[Dataset entries]
------------------------------------------------------------
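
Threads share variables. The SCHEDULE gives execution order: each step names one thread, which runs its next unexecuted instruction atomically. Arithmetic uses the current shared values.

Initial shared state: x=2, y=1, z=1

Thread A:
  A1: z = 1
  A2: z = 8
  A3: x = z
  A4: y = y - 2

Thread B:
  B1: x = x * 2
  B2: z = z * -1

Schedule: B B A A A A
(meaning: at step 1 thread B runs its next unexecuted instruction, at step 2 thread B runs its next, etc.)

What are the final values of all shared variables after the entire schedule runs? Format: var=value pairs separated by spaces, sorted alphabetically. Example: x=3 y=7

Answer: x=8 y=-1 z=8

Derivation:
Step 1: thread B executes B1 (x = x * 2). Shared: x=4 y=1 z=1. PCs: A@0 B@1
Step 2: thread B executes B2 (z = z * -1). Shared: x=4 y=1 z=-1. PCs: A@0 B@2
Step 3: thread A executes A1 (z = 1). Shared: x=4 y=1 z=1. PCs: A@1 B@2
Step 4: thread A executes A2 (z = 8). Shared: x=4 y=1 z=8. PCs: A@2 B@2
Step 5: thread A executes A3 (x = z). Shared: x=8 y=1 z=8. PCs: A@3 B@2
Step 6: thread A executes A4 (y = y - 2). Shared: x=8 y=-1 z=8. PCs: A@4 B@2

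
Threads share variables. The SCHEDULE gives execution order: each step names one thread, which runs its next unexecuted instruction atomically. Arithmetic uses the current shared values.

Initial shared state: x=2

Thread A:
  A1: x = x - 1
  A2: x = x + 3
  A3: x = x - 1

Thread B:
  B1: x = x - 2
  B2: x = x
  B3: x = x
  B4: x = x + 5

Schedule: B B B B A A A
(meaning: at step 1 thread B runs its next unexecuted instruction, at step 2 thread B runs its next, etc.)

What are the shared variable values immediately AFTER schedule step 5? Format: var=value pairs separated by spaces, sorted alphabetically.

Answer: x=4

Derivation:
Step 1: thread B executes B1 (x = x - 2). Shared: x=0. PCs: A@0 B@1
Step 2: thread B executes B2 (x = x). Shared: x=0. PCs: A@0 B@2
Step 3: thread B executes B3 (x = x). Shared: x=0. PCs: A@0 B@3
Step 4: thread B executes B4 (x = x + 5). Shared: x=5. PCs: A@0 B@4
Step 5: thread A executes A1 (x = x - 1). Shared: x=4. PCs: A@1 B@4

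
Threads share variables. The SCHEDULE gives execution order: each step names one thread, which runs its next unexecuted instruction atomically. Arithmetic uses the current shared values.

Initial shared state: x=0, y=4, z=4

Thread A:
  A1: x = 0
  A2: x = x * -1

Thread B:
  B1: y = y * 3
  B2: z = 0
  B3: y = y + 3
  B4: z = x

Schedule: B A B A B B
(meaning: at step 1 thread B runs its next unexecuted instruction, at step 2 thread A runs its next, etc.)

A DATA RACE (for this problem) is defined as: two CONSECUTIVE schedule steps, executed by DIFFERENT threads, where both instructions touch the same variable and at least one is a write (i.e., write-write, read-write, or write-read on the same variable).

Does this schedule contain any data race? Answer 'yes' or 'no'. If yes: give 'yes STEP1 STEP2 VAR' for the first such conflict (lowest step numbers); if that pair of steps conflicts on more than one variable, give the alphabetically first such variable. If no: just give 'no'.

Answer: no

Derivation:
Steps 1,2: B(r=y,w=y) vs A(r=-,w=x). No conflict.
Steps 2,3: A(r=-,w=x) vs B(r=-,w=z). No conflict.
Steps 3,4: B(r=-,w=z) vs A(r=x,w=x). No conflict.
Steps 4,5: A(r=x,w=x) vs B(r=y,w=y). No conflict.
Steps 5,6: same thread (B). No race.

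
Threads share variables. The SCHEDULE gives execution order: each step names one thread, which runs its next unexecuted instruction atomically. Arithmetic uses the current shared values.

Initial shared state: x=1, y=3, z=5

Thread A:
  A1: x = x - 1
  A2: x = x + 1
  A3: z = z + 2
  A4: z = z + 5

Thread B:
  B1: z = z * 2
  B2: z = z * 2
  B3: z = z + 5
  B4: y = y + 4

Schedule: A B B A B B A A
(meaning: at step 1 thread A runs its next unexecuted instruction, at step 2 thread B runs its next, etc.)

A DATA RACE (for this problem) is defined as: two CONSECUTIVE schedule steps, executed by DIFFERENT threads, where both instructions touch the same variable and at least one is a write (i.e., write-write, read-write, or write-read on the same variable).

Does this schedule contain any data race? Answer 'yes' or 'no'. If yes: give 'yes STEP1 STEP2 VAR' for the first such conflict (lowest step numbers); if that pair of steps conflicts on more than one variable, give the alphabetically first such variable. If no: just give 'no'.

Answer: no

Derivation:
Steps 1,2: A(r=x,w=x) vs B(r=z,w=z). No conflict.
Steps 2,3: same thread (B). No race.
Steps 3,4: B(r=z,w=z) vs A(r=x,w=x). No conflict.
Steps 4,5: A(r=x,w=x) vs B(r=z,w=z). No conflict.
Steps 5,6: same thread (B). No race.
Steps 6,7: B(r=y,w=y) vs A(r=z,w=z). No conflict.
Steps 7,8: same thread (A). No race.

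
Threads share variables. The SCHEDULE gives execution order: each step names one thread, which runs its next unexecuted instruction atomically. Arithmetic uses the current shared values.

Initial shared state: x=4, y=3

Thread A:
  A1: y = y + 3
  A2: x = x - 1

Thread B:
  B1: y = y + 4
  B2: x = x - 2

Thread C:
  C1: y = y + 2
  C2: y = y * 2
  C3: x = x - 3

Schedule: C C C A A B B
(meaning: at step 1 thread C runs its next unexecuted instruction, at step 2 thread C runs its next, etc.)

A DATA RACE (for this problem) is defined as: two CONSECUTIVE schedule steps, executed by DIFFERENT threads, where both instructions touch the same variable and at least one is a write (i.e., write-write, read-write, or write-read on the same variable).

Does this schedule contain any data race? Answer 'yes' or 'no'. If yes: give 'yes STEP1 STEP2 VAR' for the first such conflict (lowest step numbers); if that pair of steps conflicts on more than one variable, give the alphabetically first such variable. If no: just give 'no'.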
------------------------------------------------------------
**WHAT IS BEING ASKED**
All of the entries above need to be reproduced exactly.

**TASK SOLUTION**
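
Threads share variables. The SCHEDULE gives execution order: each step names one thread, which runs its next unexecuted instruction atomically. Arithmetic uses the current shared values.

Initial shared state: x=2, y=1, z=1

Thread A:
  A1: z = 1
  A2: z = 8
  A3: x = z
  A4: y = y - 2

Thread B:
  B1: x = x * 2
  B2: z = z * -1

Schedule: B B A A A A
(meaning: at step 1 thread B runs its next unexecuted instruction, at step 2 thread B runs its next, etc.)

What are the final values of all shared variables after the entire schedule runs? Format: var=value pairs separated by spaces, sorted alphabetically. Example: x=3 y=7

Answer: x=8 y=-1 z=8

Derivation:
Step 1: thread B executes B1 (x = x * 2). Shared: x=4 y=1 z=1. PCs: A@0 B@1
Step 2: thread B executes B2 (z = z * -1). Shared: x=4 y=1 z=-1. PCs: A@0 B@2
Step 3: thread A executes A1 (z = 1). Shared: x=4 y=1 z=1. PCs: A@1 B@2
Step 4: thread A executes A2 (z = 8). Shared: x=4 y=1 z=8. PCs: A@2 B@2
Step 5: thread A executes A3 (x = z). Shared: x=8 y=1 z=8. PCs: A@3 B@2
Step 6: thread A executes A4 (y = y - 2). Shared: x=8 y=-1 z=8. PCs: A@4 B@2

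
Threads share variables. The SCHEDULE gives execution order: each step names one thread, which runs its next unexecuted instruction atomically. Arithmetic uses the current shared values.

Initial shared state: x=2

Thread A:
  A1: x = x - 1
  A2: x = x + 3
  A3: x = x - 1

Thread B:
  B1: x = x - 2
  B2: x = x
  B3: x = x
  B4: x = x + 5

Schedule: B B B B A A A
(meaning: at step 1 thread B runs its next unexecuted instruction, at step 2 thread B runs its next, etc.)

What are the shared variable values immediately AFTER schedule step 5? Format: var=value pairs separated by spaces, sorted alphabetically.

Answer: x=4

Derivation:
Step 1: thread B executes B1 (x = x - 2). Shared: x=0. PCs: A@0 B@1
Step 2: thread B executes B2 (x = x). Shared: x=0. PCs: A@0 B@2
Step 3: thread B executes B3 (x = x). Shared: x=0. PCs: A@0 B@3
Step 4: thread B executes B4 (x = x + 5). Shared: x=5. PCs: A@0 B@4
Step 5: thread A executes A1 (x = x - 1). Shared: x=4. PCs: A@1 B@4

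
Threads share variables. The SCHEDULE gives execution order: each step names one thread, which runs its next unexecuted instruction atomically. Arithmetic uses the current shared values.

Initial shared state: x=0, y=4, z=4

Thread A:
  A1: x = 0
  A2: x = x * -1

Thread B:
  B1: y = y * 3
  B2: z = 0
  B3: y = y + 3
  B4: z = x

Schedule: B A B A B B
(meaning: at step 1 thread B runs its next unexecuted instruction, at step 2 thread A runs its next, etc.)

A DATA RACE (for this problem) is defined as: two CONSECUTIVE schedule steps, executed by DIFFERENT threads, where both instructions touch the same variable and at least one is a write (i.e., write-write, read-write, or write-read on the same variable).

Does this schedule contain any data race? Answer 'yes' or 'no'. If yes: give 'yes STEP1 STEP2 VAR' for the first such conflict (lowest step numbers); if that pair of steps conflicts on more than one variable, give the alphabetically first such variable. If no: just give 'no'.

Answer: no

Derivation:
Steps 1,2: B(r=y,w=y) vs A(r=-,w=x). No conflict.
Steps 2,3: A(r=-,w=x) vs B(r=-,w=z). No conflict.
Steps 3,4: B(r=-,w=z) vs A(r=x,w=x). No conflict.
Steps 4,5: A(r=x,w=x) vs B(r=y,w=y). No conflict.
Steps 5,6: same thread (B). No race.

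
Threads share variables. The SCHEDULE gives execution order: each step names one thread, which runs its next unexecuted instruction atomically. Arithmetic uses the current shared values.

Initial shared state: x=1, y=3, z=5

Thread A:
  A1: x = x - 1
  A2: x = x + 1
  A3: z = z + 2
  A4: z = z + 5

Thread B:
  B1: z = z * 2
  B2: z = z * 2
  B3: z = z + 5
  B4: y = y + 4

Schedule: A B B A B B A A
(meaning: at step 1 thread A runs its next unexecuted instruction, at step 2 thread B runs its next, etc.)

A DATA RACE (for this problem) is defined as: two CONSECUTIVE schedule steps, executed by DIFFERENT threads, where both instructions touch the same variable and at least one is a write (i.e., write-write, read-write, or write-read on the same variable).

Does this schedule contain any data race? Answer 'yes' or 'no'. If yes: give 'yes STEP1 STEP2 VAR' for the first such conflict (lowest step numbers); if that pair of steps conflicts on more than one variable, give the alphabetically first such variable. If no: just give 'no'.

Answer: no

Derivation:
Steps 1,2: A(r=x,w=x) vs B(r=z,w=z). No conflict.
Steps 2,3: same thread (B). No race.
Steps 3,4: B(r=z,w=z) vs A(r=x,w=x). No conflict.
Steps 4,5: A(r=x,w=x) vs B(r=z,w=z). No conflict.
Steps 5,6: same thread (B). No race.
Steps 6,7: B(r=y,w=y) vs A(r=z,w=z). No conflict.
Steps 7,8: same thread (A). No race.

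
Threads share variables. The SCHEDULE gives execution order: each step names one thread, which runs its next unexecuted instruction atomically. Arithmetic uses the current shared values.

Initial shared state: x=4, y=3

Thread A:
  A1: y = y + 3
  A2: x = x - 1

Thread B:
  B1: y = y + 4
  B2: x = x - 2

Thread C:
  C1: y = y + 2
  C2: y = y * 2
  C3: x = x - 3

Schedule: C C C A A B B
(meaning: at step 1 thread C runs its next unexecuted instruction, at step 2 thread C runs its next, etc.)

A DATA RACE (for this problem) is defined as: two CONSECUTIVE schedule steps, executed by DIFFERENT threads, where both instructions touch the same variable and at least one is a write (i.e., write-write, read-write, or write-read on the same variable).

Does this schedule contain any data race? Answer 'yes' or 'no'. If yes: give 'yes STEP1 STEP2 VAR' for the first such conflict (lowest step numbers); if that pair of steps conflicts on more than one variable, give the alphabetically first such variable. If no: just give 'no'.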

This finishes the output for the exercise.